INFORMATION Start Marker

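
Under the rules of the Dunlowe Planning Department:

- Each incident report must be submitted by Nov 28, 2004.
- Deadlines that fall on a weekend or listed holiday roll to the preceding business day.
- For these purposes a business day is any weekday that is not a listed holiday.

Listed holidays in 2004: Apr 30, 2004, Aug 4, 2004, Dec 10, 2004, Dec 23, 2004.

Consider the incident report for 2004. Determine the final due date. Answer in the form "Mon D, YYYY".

The stated deadline is Nov 28, 2004.
Because Nov 28, 2004 is a Sunday, the deadline becomes Nov 26, 2004 (Friday).
The final due date is Nov 26, 2004.

Nov 26, 2004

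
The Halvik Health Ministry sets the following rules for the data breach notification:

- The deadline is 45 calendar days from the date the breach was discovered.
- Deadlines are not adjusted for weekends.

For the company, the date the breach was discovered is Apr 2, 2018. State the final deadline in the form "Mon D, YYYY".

45 calendar days after Apr 2, 2018 is May 17, 2018.
May 17, 2018 falls on a Thursday. The rules make no weekend/holiday allowance, so it remains May 17, 2018.
The final due date is May 17, 2018.

May 17, 2018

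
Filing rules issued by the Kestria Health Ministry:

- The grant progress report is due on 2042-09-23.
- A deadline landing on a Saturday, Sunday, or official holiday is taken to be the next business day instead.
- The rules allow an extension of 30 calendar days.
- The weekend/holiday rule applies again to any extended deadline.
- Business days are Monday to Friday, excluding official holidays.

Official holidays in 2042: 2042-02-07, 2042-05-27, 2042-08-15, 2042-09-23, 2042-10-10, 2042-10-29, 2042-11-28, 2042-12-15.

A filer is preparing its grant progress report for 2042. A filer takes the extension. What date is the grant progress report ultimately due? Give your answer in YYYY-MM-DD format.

The stated deadline is 2042-09-23.
2042-09-23 is a listed holiday; the next business day is 2042-09-24 (Wednesday).
Add the 30 calendar-day extension to 2042-09-24: 2042-10-24.
2042-10-24 (Friday) is already a business day.
So the filing is due 2042-10-24.

2042-10-24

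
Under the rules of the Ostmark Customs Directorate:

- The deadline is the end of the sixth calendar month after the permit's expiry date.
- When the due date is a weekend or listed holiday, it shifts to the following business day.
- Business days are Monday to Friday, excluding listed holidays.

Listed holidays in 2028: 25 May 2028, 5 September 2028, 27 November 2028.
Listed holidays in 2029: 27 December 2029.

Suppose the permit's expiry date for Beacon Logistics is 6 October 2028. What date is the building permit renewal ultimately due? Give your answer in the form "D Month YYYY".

6 months after 6 October 2028 is April 2029; that month ends on 30 April 2029.
Since 30 April 2029 is a Monday and not a holiday, the date is unchanged.
Final deadline: 30 April 2029.

30 April 2029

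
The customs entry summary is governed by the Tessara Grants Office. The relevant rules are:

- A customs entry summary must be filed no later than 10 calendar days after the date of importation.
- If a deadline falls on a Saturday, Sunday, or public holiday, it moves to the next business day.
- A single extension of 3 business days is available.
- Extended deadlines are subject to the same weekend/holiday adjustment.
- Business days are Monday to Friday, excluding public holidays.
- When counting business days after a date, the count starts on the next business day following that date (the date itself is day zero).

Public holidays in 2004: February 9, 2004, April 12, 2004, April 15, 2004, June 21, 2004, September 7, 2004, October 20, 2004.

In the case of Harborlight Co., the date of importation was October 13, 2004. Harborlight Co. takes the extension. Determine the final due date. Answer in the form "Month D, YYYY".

10 calendar days after October 13, 2004 is October 23, 2004.
October 23, 2004 falls on a Saturday. Rolling to the next business day gives October 25, 2004, a Monday.
Counting 3 further business days from October 25, 2004 reaches October 28, 2004.
October 28, 2004 is a Thursday and not a listed holiday, so it stands.
So the filing is due October 28, 2004.

October 28, 2004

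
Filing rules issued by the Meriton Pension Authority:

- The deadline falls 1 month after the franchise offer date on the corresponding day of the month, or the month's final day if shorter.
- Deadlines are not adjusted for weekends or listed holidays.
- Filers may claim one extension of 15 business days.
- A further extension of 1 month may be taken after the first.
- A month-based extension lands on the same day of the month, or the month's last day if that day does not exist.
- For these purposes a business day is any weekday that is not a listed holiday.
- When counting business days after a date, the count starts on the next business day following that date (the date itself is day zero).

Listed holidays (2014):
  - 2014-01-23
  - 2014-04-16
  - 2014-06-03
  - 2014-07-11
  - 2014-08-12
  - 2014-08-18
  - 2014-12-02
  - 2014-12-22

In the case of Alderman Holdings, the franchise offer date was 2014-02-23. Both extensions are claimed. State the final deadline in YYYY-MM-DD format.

1 month from 2014-02-23 is 2014-03-23.
No adjustment is made for weekends or holidays, so 2014-03-23 stands.
Counting 15 further business days from 2014-03-23 reaches 2014-04-11.
2014-04-11 falls on a Friday. The rules make no weekend/holiday allowance, so it remains 2014-04-11.
The 1 month extension carries 2014-04-11 to 2014-05-11.
2014-05-11 falls on a Sunday. The rules make no weekend/holiday allowance, so it remains 2014-05-11.
Final deadline: 2014-05-11.

2014-05-11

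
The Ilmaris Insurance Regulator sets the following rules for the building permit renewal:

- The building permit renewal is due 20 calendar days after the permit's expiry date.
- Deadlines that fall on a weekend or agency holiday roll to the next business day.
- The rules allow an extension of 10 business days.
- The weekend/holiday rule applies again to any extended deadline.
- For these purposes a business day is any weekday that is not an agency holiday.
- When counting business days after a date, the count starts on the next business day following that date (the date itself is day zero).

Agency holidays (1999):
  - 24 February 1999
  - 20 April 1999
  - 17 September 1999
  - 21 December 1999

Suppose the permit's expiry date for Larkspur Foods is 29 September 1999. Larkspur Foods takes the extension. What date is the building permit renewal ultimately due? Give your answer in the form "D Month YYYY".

20 calendar days after 29 September 1999 is 19 October 1999.
19 October 1999 (Tuesday) is already a business day.
The 10-business-day extension runs from 19 October 1999 to 2 November 1999.
2 November 1999 falls on a Tuesday, which is a business day, so no adjustment is needed.
The final due date is 2 November 1999.

2 November 1999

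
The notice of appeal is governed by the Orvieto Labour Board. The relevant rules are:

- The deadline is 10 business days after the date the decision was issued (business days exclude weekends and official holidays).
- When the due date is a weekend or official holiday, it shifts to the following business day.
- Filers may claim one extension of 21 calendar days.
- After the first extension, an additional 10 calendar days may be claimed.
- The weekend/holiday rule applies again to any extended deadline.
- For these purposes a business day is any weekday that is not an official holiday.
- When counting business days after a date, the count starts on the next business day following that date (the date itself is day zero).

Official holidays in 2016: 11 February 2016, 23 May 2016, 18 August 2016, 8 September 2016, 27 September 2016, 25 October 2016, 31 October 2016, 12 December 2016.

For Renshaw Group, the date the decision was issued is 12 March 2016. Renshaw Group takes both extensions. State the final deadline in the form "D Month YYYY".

25 April 2016

Starting the day after 12 March 2016 and counting 10 business days lands on 25 March 2016.
25 March 2016 is a Friday and not a listed holiday, so it stands.
With the 21-day extension, 25 March 2016 becomes 15 April 2016.
Since 15 April 2016 is a Friday and not a holiday, the date is unchanged.
The 10-calendar-day extension moves the deadline from 15 April 2016 to 25 April 2016.
25 April 2016 falls on a Monday, which is a business day, so no adjustment is needed.
So the filing is due 25 April 2016.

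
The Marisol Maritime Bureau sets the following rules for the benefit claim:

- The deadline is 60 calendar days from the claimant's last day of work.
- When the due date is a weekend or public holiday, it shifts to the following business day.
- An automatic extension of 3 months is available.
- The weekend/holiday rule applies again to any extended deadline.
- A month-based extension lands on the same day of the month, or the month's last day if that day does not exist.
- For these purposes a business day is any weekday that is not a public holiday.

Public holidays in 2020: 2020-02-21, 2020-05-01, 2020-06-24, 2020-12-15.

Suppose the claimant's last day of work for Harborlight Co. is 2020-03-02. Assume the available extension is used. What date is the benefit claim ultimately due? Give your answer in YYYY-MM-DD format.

60 calendar days after 2020-03-02 is 2020-05-01.
2020-05-01 falls on a listed holiday. Rolling to the next business day gives 2020-05-04, a Monday.
Add 3 months to 2020-05-04: 2020-08-04.
2020-08-04 is a Tuesday and not a listed holiday, so it stands.
So the filing is due 2020-08-04.

2020-08-04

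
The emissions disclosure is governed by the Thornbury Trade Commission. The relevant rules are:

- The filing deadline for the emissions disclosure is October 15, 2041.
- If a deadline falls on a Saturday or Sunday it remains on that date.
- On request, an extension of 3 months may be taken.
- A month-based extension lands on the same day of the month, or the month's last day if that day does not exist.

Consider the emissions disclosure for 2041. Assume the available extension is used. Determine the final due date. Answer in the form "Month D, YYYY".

The statutory due date is October 15, 2041.
October 15, 2041 falls on a Tuesday. The rules make no weekend/holiday allowance, so it remains October 15, 2041.
The 3 months extension carries October 15, 2041 to January 15, 2042.
January 15, 2042 is a Wednesday; no weekend or holiday adjustment applies.
Final deadline: January 15, 2042.

January 15, 2042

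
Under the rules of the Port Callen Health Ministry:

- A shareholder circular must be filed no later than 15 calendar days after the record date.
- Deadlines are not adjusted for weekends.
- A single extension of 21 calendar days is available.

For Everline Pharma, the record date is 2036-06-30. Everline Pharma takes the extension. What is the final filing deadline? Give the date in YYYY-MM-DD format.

2036-08-05

From 2036-06-30, 15 calendar days later is 2036-07-15.
No adjustment is made for weekends or holidays, so 2036-07-15 stands.
Applying the 21-calendar-day extension: 2036-07-15 + 21 days = 2036-08-05.
2036-08-05 is a Tuesday; no weekend or holiday adjustment applies.
Deadline: 2036-08-05.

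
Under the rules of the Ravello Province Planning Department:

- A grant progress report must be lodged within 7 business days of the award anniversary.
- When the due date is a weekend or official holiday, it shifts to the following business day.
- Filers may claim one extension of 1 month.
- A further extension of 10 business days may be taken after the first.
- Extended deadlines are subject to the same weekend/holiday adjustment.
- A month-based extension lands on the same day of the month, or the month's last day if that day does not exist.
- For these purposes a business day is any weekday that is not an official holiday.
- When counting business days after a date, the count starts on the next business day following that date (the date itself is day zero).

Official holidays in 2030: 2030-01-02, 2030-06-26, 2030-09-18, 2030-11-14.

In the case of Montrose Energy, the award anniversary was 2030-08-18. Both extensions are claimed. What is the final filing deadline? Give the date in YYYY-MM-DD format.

2030-10-11

Starting the day after 2030-08-18 and counting 7 business days lands on 2030-08-27.
2030-08-27 is a Tuesday and not a listed holiday, so it stands.
Add 1 month to 2030-08-27: 2030-09-27.
2030-09-27 falls on a Friday, which is a business day, so no adjustment is needed.
Applying the 10-business-day extension: 10 business days after 2030-09-27 is 2030-10-11.
2030-10-11 (Friday) is already a business day.
So the filing is due 2030-10-11.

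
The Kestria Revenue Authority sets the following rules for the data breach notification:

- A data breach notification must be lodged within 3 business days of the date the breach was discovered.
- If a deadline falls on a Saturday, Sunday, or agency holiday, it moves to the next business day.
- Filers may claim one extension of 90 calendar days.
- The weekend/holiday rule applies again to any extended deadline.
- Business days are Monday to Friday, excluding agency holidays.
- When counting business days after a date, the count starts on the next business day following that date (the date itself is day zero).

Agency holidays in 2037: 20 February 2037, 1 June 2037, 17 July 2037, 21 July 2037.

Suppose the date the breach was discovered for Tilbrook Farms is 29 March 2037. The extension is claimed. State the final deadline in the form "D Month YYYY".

Starting the day after 29 March 2037 and counting 3 business days lands on 1 April 2037.
Since 1 April 2037 is a Wednesday and not a holiday, the date is unchanged.
The 90-calendar-day extension moves the deadline from 1 April 2037 to 30 June 2037.
Since 30 June 2037 is a Tuesday and not a holiday, the date is unchanged.
The final due date is 30 June 2037.

30 June 2037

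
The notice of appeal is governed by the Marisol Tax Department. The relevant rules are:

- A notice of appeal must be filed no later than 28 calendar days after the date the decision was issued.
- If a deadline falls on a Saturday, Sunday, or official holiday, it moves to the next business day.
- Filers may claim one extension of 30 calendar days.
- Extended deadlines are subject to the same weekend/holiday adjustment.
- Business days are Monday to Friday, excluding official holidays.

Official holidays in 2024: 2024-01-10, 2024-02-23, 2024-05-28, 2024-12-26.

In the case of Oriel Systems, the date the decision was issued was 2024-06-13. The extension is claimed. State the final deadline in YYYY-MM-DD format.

From 2024-06-13, 28 calendar days later is 2024-07-11.
2024-07-11 (Thursday) is already a business day.
Add the 30 calendar-day extension to 2024-07-11: 2024-08-10.
2024-08-10 is a Saturday, so it moves to the next business day, 2024-08-12 (Monday).
Final deadline: 2024-08-12.

2024-08-12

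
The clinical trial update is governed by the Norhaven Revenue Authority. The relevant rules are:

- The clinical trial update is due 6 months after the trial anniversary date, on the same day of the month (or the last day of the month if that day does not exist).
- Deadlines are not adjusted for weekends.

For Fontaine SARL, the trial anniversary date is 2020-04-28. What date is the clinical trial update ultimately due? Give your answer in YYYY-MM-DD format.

6 months after 2020-04-28, on the same day of the month, is 2020-10-28.
2020-10-28 is a Wednesday; no weekend or holiday adjustment applies.
The final due date is 2020-10-28.

2020-10-28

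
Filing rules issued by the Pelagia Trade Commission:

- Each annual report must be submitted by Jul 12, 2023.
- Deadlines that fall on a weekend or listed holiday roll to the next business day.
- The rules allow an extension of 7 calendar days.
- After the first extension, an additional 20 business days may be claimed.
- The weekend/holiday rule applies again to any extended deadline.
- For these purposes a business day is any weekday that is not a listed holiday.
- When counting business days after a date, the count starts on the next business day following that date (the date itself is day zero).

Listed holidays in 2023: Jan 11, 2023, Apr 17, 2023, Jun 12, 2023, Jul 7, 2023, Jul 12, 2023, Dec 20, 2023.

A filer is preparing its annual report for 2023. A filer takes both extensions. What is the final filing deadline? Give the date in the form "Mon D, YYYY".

Aug 17, 2023

The stated deadline is Jul 12, 2023.
Jul 12, 2023 is a listed holiday; the next business day is Jul 13, 2023 (Thursday).
The 7-calendar-day extension moves the deadline from Jul 13, 2023 to Jul 20, 2023.
Since Jul 20, 2023 is a Thursday and not a holiday, the date is unchanged.
Applying the 20-business-day extension: 20 business days after Jul 20, 2023 is Aug 17, 2023.
Aug 17, 2023 falls on a Thursday, which is a business day, so no adjustment is needed.
Final deadline: Aug 17, 2023.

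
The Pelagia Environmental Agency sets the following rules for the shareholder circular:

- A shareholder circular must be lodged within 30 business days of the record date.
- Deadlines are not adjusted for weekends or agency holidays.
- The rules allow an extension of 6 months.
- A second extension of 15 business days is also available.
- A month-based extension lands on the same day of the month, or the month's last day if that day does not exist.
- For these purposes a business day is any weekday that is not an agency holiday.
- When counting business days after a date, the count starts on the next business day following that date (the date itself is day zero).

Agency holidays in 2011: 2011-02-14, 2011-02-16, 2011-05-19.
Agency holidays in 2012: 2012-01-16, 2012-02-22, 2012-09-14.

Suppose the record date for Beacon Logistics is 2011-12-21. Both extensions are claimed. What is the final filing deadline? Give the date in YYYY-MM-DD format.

30 business days after 2011-12-21, excluding weekends and holidays, is 2012-02-02.
2012-02-02 falls on a Thursday. The rules make no weekend/holiday allowance, so it remains 2012-02-02.
The 6 months extension carries 2012-02-02 to 2012-08-02.
2012-08-02 falls on a Thursday. The rules make no weekend/holiday allowance, so it remains 2012-08-02.
Counting 15 further business days from 2012-08-02 reaches 2012-08-23.
2012-08-23 is a Thursday; no weekend or holiday adjustment applies.
So the filing is due 2012-08-23.

2012-08-23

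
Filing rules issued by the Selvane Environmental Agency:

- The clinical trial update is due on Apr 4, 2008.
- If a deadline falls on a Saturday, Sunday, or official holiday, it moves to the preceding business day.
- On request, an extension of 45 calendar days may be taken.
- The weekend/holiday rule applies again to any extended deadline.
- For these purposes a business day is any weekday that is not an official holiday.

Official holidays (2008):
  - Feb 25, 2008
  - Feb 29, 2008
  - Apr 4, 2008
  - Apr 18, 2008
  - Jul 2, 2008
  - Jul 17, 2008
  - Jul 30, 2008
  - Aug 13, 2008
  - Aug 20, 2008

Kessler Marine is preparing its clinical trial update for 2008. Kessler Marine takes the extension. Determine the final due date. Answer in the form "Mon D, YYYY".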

INFORMATION End Marker

▶ **TASK TO COMPLETE**: Retype exactly, please, only the lines of the entries that run from the one containing "- Jul 2, 2008" to the last.

▶ **SOLUTION**:
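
  - Jul 2, 2008
  - Jul 17, 2008
  - Jul 30, 2008
  - Aug 13, 2008
  - Aug 20, 2008

Kessler Marine is preparing its clinical trial update for 2008. Kessler Marine takes the extension. Determine the final due date. Answer in the form "Mon D, YYYY".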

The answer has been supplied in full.